[DATA UNDER STUDY]
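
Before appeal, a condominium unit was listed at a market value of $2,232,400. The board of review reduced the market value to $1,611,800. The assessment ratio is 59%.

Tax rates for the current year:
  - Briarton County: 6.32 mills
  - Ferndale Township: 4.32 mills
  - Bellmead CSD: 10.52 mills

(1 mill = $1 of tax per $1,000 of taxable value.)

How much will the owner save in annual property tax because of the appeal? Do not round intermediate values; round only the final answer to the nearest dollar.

$7,748

Old assessed value = $2,232,400 × 0.59 = $1,317,116
New assessed value = $1,611,800 × 0.59 = $950,962
Combined rate = 0.00632 + 0.00432 + 0.01052 = 0.02116
Old tax = $1,317,116 × 0.02116 = $27,870.17456
New tax = $950,962 × 0.02116 = $20,122.35592
Reduction = $27,870.17456 − $20,122.35592 = $7,747.81864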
[/DATA UNDER STUDY]
» **WHAT YOU NEED TO DO**:
Return every line above in which the string "mills" occurs.

» **ANSWER SECTION**:
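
  - Briarton County: 6.32 mills
  - Ferndale Township: 4.32 mills
  - Bellmead CSD: 10.52 mills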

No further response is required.